▸ Task: Once the line containing "Graph G1 (n=8): edges" is found in the entries below, restate it and each following line word for word, stopping after the line containing "Graph G2 (n=8): edges".

»»

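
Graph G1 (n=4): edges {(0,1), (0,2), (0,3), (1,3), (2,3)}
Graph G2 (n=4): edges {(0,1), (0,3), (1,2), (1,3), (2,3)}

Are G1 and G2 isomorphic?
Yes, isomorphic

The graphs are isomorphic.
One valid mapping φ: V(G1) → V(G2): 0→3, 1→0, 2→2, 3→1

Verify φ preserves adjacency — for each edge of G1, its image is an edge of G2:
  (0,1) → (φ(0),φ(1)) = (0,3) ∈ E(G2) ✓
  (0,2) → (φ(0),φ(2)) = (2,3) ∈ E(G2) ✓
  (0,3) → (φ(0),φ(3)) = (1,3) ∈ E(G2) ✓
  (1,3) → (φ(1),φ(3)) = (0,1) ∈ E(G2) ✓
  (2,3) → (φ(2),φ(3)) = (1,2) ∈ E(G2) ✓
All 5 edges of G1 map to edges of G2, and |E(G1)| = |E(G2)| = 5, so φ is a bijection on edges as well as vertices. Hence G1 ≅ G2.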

««
»»

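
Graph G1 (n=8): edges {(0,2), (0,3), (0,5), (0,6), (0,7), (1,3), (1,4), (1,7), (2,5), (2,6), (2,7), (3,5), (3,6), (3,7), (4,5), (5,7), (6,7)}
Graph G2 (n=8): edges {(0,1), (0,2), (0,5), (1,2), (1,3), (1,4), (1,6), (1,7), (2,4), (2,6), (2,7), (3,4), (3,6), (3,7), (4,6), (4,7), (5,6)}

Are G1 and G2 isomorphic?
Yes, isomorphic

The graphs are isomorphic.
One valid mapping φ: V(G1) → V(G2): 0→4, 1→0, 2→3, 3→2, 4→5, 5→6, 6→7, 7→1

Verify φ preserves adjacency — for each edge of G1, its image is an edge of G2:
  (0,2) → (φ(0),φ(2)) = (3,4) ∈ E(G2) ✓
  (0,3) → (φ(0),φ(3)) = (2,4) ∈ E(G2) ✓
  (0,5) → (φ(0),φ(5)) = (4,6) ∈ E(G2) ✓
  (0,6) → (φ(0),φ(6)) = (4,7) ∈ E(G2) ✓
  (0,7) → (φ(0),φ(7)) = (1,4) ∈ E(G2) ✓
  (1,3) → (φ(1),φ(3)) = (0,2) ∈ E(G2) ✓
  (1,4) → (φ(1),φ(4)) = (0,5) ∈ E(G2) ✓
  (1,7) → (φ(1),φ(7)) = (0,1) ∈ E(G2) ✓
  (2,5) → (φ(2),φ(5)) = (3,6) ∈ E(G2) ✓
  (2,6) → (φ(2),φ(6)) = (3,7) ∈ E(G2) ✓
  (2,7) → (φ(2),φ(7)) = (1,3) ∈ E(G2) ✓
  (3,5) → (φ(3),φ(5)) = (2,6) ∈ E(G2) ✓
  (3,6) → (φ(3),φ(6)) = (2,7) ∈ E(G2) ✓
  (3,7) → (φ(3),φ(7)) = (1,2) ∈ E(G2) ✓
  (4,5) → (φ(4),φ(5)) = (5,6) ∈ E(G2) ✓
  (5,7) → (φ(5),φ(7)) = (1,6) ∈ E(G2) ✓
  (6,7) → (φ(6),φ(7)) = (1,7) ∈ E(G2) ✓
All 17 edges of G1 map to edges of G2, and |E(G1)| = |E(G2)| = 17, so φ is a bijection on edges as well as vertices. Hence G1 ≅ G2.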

««

▸ Solution:
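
Graph G1 (n=8): edges {(0,2), (0,3), (0,5), (0,6), (0,7), (1,3), (1,4), (1,7), (2,5), (2,6), (2,7), (3,5), (3,6), (3,7), (4,5), (5,7), (6,7)}
Graph G2 (n=8): edges {(0,1), (0,2), (0,5), (1,2), (1,3), (1,4), (1,6), (1,7), (2,4), (2,6), (2,7), (3,4), (3,6), (3,7), (4,6), (4,7), (5,6)}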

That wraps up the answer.